Saved data entries:
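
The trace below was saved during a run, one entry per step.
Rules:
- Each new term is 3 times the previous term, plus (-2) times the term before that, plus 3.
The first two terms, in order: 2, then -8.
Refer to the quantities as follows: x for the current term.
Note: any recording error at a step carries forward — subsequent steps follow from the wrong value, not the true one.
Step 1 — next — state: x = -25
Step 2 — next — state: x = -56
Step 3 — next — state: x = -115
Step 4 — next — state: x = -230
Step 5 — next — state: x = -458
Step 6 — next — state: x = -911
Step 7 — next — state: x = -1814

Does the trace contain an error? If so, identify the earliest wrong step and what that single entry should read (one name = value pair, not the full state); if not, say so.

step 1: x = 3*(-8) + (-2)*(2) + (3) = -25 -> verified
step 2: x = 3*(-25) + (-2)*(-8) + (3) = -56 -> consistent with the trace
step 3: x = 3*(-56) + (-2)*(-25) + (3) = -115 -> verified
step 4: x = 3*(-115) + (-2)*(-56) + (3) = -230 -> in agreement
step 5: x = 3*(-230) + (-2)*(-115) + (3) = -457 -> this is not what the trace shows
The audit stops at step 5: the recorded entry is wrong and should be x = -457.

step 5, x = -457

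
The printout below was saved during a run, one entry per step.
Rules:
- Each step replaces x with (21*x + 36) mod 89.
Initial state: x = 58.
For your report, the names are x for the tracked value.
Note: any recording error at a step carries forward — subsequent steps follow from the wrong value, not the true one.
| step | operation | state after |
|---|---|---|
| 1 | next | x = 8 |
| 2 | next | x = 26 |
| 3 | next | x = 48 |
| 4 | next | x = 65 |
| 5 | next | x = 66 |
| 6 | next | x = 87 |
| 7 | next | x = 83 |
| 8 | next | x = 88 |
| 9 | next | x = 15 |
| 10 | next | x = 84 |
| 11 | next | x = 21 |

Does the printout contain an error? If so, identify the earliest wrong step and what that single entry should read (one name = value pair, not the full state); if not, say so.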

WHAT IS REQUIRED: Make an exact copy of every entry.

YOUR SOLUTION:
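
The trace below was saved during a run, one entry per step.
Rules:
- Each new term is 3 times the previous term, plus (-2) times the term before that, plus 3.
The first two terms, in order: 2, then -8.
Refer to the quantities as follows: x for the current term.
Note: any recording error at a step carries forward — subsequent steps follow from the wrong value, not the true one.
Step 1 — next — state: x = -25
Step 2 — next — state: x = -56
Step 3 — next — state: x = -115
Step 4 — next — state: x = -230
Step 5 — next — state: x = -458
Step 6 — next — state: x = -911
Step 7 — next — state: x = -1814

Does the trace contain an error? If so, identify the earliest wrong step and what that single entry should read (one name = value pair, not the full state); if not, say so.

step 1: x = 3*(-8) + (-2)*(2) + (3) = -25 -> verified
step 2: x = 3*(-25) + (-2)*(-8) + (3) = -56 -> consistent with the trace
step 3: x = 3*(-56) + (-2)*(-25) + (3) = -115 -> verified
step 4: x = 3*(-115) + (-2)*(-56) + (3) = -230 -> in agreement
step 5: x = 3*(-230) + (-2)*(-115) + (3) = -457 -> this is not what the trace shows
The audit stops at step 5: the recorded entry is wrong and should be x = -457.

step 5, x = -457

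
The printout below was saved during a run, one entry per step.
Rules:
- Each step replaces x with (21*x + 36) mod 89.
Initial state: x = 58.
For your report, the names are x for the tracked value.
Note: any recording error at a step carries forward — subsequent steps follow from the wrong value, not the true one.
| step | operation | state after |
|---|---|---|
| 1 | next | x = 8 |
| 2 | next | x = 26 |
| 3 | next | x = 48 |
| 4 | next | x = 65 |
| 5 | next | x = 66 |
| 6 | next | x = 87 |
| 7 | next | x = 83 |
| 8 | next | x = 88 |
| 9 | next | x = 15 |
| 10 | next | x = 84 |
| 11 | next | x = 21 |

Does the printout contain an error? If so, identify the earliest wrong step and what that single entry should read (one name = value pair, not the full state); if not, say so.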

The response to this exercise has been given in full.